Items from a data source
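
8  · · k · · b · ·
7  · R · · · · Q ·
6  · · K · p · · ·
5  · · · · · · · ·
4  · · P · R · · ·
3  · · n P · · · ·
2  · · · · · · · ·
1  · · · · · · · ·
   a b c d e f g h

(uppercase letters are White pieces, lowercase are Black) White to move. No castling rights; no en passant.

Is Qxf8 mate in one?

After Qxf8: black king on c8; in check: yes, from the white queen on f8.
King squares — b7: attacked by Kc6; c7: attacked by Kc6; d7: attacked by Kc6; b8: attacked by Rb7; d8: attacked by Qf8.
Black has no legal moves → checkmate.

yes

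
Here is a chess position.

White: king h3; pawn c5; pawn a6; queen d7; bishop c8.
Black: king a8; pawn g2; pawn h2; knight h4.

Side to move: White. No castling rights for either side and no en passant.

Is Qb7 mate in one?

yes

After Qb7: black king on a8; in check: yes, from the white queen on b7.
King squares — a7: attacked by Qb7; b7: attacked by Pa6; b8: attacked by Qb7.
Black has no legal moves → checkmate.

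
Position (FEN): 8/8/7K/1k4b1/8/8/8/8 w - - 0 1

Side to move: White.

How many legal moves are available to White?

White to move; king on h6.
In check: yes, from the black bishop on g5.
Legal moves: Kh7, Kg7, Kg6, Kh5, Kxg5.
Count: 5.

5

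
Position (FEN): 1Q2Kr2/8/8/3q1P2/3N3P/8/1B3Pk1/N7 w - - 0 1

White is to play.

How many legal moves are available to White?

2

White to move; king on e8.
In check: yes, from the black rook on f8.
Legal moves: Kxf8, Ke7.
Count: 2.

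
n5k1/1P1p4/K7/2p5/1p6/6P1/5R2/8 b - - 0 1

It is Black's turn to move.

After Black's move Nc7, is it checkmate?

After Nc7: white king on a6; in check: yes, from the black knight on c7.
White has 3 legal replies: Ka7, Kb6, Ka5.
In check but a legal move exists → not checkmate.

no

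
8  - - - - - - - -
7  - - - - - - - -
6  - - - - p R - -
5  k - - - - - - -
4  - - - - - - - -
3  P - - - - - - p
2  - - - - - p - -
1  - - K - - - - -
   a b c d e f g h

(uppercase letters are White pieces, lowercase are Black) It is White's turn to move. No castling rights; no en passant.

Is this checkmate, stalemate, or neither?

White to move; white king on c1.
In check: no.
Legal moves for White: Rf8, Rf7, Rh6, Rg6, Rxe6, Rf5+, Rf4, Rf3, Rxf2, Kd2, Kc2, Kb2, Kd1, Kb1, a4.
White has 15 legal moves and is not in check → neither.

neither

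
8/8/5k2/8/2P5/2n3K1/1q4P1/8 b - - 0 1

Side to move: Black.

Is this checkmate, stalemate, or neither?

neither

Black to move; black king on f6.
In check: no.
Legal moves for Black include: Kg7, Kf7, Ke7, Kg6, Ke6, Kg5, Kf5, Ke5, Nd5, Nb5, Ne4+, Na4, Ne2+, Na2, Nd1, Nb1, Qb8+, Qb7, ... (list truncated; more exist).
Black has legal moves and is not in check → neither.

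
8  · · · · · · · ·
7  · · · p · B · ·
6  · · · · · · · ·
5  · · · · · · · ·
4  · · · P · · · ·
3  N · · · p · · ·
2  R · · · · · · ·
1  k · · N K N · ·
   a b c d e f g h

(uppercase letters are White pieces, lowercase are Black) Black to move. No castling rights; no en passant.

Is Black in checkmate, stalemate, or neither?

Black to move; black king on a1.
In check: yes, from the white rook on a2.
King squares — b1: attacked by Na3; a2: attacked by Bf7; b2: attacked by Nd1.
Legal moves for Black: none.
In check with no legal moves → checkmate.

checkmate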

● EXERCISE PROMPT:
All lines above with the word "pawn" need to be reported.

● RESULT FOR THIS EXERCISE:
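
White: king h3; pawn c5; pawn a6; queen d7; bishop c8.
Black: king a8; pawn g2; pawn h2; knight h4.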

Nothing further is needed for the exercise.